> [SUPPLIED RECORDS]
··········
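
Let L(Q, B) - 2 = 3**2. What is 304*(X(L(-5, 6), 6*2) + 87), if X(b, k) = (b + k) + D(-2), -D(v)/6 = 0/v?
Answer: 33440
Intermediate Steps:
D(v) = 0 (D(v) = -0/v = -6*0 = 0)
L(Q, B) = 11 (L(Q, B) = 2 + 3**2 = 2 + 9 = 11)
X(b, k) = b + k (X(b, k) = (b + k) + 0 = b + k)
304*(X(L(-5, 6), 6*2) + 87) = 304*((11 + 6*2) + 87) = 304*((11 + 12) + 87) = 304*(23 + 87) = 304*110 = 33440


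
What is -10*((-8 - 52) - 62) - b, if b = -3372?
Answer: 4592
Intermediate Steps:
-10*((-8 - 52) - 62) - b = -10*((-8 - 52) - 62) - 1*(-3372) = -10*(-60 - 62) + 3372 = -10*(-122) + 3372 = 1220 + 3372 = 4592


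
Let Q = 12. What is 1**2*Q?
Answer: 12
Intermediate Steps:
1**2*Q = 1**2*12 = 1*12 = 12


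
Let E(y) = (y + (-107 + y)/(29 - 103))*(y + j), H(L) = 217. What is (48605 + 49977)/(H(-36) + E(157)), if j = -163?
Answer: -331594/2425 ≈ -136.74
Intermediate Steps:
E(y) = (-163 + y)*(107/74 + 73*y/74) (E(y) = (y + (-107 + y)/(29 - 103))*(y - 163) = (y + (-107 + y)/(-74))*(-163 + y) = (y + (-107 + y)*(-1/74))*(-163 + y) = (y + (107/74 - y/74))*(-163 + y) = (107/74 + 73*y/74)*(-163 + y) = (-163 + y)*(107/74 + 73*y/74))
(48605 + 49977)/(H(-36) + E(157)) = (48605 + 49977)/(217 + (-17441/74 - 5896/37*157 + (73/74)*157**2)) = 98582/(217 + (-17441/74 - 925672/37 + (73/74)*24649)) = 98582/(217 + (-17441/74 - 925672/37 + 1799377/74)) = 98582/(217 - 34704/37) = 98582/(-26675/37) = 98582*(-37/26675) = -331594/2425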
··········
When a line above contains the string "What", copy that line.

> [ANSWER AREA]
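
Let L(Q, B) - 2 = 3**2. What is 304*(X(L(-5, 6), 6*2) + 87), if X(b, k) = (b + k) + D(-2), -D(v)/6 = 0/v?
What is -10*((-8 - 52) - 62) - b, if b = -3372?
Let Q = 12. What is 1**2*Q?
Let E(y) = (y + (-107 + y)/(29 - 103))*(y + j), H(L) = 217. What is (48605 + 49977)/(H(-36) + E(157)), if j = -163?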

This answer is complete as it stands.